- **What the task requires**:
Nothing but the lines from the start of the entries through the line containing "Answer: -1881" should appear in the answer, each given exactly.

--- Task data ---

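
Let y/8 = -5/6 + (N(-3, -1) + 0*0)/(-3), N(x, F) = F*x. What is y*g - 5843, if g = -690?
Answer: 4277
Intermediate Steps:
y = -44/3 (y = 8*(-5/6 + (-1*(-3) + 0*0)/(-3)) = 8*(-5*⅙ + (3 + 0)*(-⅓)) = 8*(-⅚ + 3*(-⅓)) = 8*(-⅚ - 1) = 8*(-11/6) = -44/3 ≈ -14.667)
y*g - 5843 = -44/3*(-690) - 5843 = 10120 - 5843 = 4277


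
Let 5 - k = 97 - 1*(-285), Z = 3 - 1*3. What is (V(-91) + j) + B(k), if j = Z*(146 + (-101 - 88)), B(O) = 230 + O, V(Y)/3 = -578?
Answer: -1881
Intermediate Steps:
Z = 0 (Z = 3 - 3 = 0)
V(Y) = -1734 (V(Y) = 3*(-578) = -1734)
k = -377 (k = 5 - (97 - 1*(-285)) = 5 - (97 + 285) = 5 - 1*382 = 5 - 382 = -377)
j = 0 (j = 0*(146 + (-101 - 88)) = 0*(146 - 189) = 0*(-43) = 0)
(V(-91) + j) + B(k) = (-1734 + 0) + (230 - 377) = -1734 - 147 = -1881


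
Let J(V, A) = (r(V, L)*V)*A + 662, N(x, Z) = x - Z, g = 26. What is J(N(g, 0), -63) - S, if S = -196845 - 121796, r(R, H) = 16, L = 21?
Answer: 293095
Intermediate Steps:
S = -318641
J(V, A) = 662 + 16*A*V (J(V, A) = (16*V)*A + 662 = 16*A*V + 662 = 662 + 16*A*V)
J(N(g, 0), -63) - S = (662 + 16*(-63)*(26 - 1*0)) - 1*(-318641) = (662 + 16*(-63)*(26 + 0)) + 318641 = (662 + 16*(-63)*26) + 318641 = (662 - 26208) + 318641 = -25546 + 318641 = 293095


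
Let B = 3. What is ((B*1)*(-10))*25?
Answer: -750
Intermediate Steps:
((B*1)*(-10))*25 = ((3*1)*(-10))*25 = (3*(-10))*25 = -30*25 = -750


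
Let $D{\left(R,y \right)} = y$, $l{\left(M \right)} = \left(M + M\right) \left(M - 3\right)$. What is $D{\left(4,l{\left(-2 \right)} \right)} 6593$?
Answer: $131860$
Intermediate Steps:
$l{\left(M \right)} = 2 M \left(-3 + M\right)$
$D{\left(4,l{\left(-2 \right)} \right)} 6593 = 2 \left(-2\right) \left(-3 - 2\right) 6593 = 2 \left(-2\right) \left(-5\right) 6593 = 20 \cdot 6593 = 131860$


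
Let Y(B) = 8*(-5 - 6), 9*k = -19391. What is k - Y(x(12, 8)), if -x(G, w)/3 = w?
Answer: -18599/9 ≈ -2066.6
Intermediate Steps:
k = -19391/9 (k = (⅑)*(-19391) = -19391/9 ≈ -2154.6)
x(G, w) = -3*w
Y(B) = -88 (Y(B) = 8*(-11) = -88)
k - Y(x(12, 8)) = -19391/9 - 1*(-88) = -19391/9 + 88 = -18599/9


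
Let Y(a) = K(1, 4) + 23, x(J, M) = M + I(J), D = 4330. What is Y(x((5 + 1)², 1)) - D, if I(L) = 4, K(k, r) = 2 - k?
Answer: -4306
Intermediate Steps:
x(J, M) = 4 + M (x(J, M) = M + 4 = 4 + M)
Y(a) = 24 (Y(a) = (2 - 1*1) + 23 = (2 - 1) + 23 = 1 + 23 = 24)
Y(x((5 + 1)², 1)) - D = 24 - 1*4330 = 24 - 4330 = -4306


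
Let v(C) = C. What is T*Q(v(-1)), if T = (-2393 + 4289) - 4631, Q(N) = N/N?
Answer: -2735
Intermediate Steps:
Q(N) = 1
T = -2735 (T = 1896 - 4631 = -2735)
T*Q(v(-1)) = -2735*1 = -2735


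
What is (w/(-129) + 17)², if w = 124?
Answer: 4280761/16641 ≈ 257.24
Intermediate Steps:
(w/(-129) + 17)² = (124/(-129) + 17)² = (124*(-1/129) + 17)² = (-124/129 + 17)² = (2069/129)² = 4280761/16641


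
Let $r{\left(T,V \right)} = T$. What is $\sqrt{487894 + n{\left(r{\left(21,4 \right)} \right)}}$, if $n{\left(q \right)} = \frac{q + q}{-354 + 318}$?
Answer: $\frac{\sqrt{17564142}}{6} \approx 698.49$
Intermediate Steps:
$n{\left(q \right)} = - \frac{q}{18}$ ($n{\left(q \right)} = \frac{2 q}{-36} = 2 q \left(- \frac{1}{36}\right) = - \frac{q}{18}$)
$\sqrt{487894 + n{\left(r{\left(21,4 \right)} \right)}} = \sqrt{487894 - \frac{7}{6}} = \sqrt{\frac{2927357}{6}} = \frac{\sqrt{17564142}}{6}$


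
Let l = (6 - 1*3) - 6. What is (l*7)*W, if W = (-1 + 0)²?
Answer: -21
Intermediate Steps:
W = 1 (W = (-1)² = 1)
l = -3 (l = (6 - 3) - 6 = 3 - 6 = -3)
(l*7)*W = -3*7*1 = -21*1 = -21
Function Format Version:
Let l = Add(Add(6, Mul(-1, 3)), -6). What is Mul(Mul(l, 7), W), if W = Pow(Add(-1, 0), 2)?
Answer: -21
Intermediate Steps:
W = 1 (W = Pow(-1, 2) = 1)
l = -3 (l = Add(Add(6, -3), -6) = Add(3, -6) = -3)
Mul(Mul(l, 7), W) = Mul(Mul(-3, 7), 1) = Mul(-21, 1) = -21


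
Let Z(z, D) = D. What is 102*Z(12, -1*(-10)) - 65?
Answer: 955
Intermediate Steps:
102*Z(12, -1*(-10)) - 65 = 102*(-1*(-10)) - 65 = 102*10 - 65 = 1020 - 65 = 955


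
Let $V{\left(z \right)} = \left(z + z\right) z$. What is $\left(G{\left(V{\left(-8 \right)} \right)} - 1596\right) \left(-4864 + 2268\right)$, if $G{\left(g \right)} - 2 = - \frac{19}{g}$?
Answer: $\frac{132429099}{32} \approx 4.1384 \cdot 10^{6}$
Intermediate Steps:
$V{\left(z \right)} = 2 z^{2}$ ($V{\left(z \right)} = 2 z z = 2 z^{2}$)
$G{\left(g \right)} = 2 - \frac{19}{g}$
$\left(G{\left(V{\left(-8 \right)} \right)} - 1596\right) \left(-4864 + 2268\right) = \left(\left(2 - \frac{19}{2 \left(-8\right)^{2}}\right) - 1596\right) \left(-4864 + 2268\right) = \left(\left(2 - \frac{19}{2 \cdot 64}\right) - 1596\right) \left(-2596\right) = \left(\left(2 - \frac{19}{128}\right) - 1596\right) \left(-2596\right) = \left(\frac{237}{128} - 1596\right) \left(-2596\right) = \left(- \frac{204051}{128}\right) \left(-2596\right) = \frac{132429099}{32}$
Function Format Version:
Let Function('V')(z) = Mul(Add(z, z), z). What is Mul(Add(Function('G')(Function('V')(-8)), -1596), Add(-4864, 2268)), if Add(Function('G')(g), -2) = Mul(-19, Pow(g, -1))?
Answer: Rational(132429099, 32) ≈ 4.1384e+6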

---

- **Solution to this problem**:
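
Let y/8 = -5/6 + (N(-3, -1) + 0*0)/(-3), N(x, F) = F*x. What is y*g - 5843, if g = -690?
Answer: 4277
Intermediate Steps:
y = -44/3 (y = 8*(-5/6 + (-1*(-3) + 0*0)/(-3)) = 8*(-5*⅙ + (3 + 0)*(-⅓)) = 8*(-⅚ + 3*(-⅓)) = 8*(-⅚ - 1) = 8*(-11/6) = -44/3 ≈ -14.667)
y*g - 5843 = -44/3*(-690) - 5843 = 10120 - 5843 = 4277


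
Let 5 - k = 97 - 1*(-285), Z = 3 - 1*3. What is (V(-91) + j) + B(k), if j = Z*(146 + (-101 - 88)), B(O) = 230 + O, V(Y)/3 = -578?
Answer: -1881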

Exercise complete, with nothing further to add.